Problem statement: Retype every entry precisely and keep each line whole.

(Dataset entries)

═══

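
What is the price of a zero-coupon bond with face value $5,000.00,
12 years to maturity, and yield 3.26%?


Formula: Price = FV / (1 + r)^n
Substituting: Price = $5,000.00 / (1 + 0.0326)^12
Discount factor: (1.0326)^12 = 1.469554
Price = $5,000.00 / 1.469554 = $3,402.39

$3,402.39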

═══

Completed exercise:
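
What is the price of a zero-coupon bond with face value $5,000.00,
12 years to maturity, and yield 3.26%?


Formula: Price = FV / (1 + r)^n
Substituting: Price = $5,000.00 / (1 + 0.0326)^12
Discount factor: (1.0326)^12 = 1.469554
Price = $5,000.00 / 1.469554 = $3,402.39

$3,402.39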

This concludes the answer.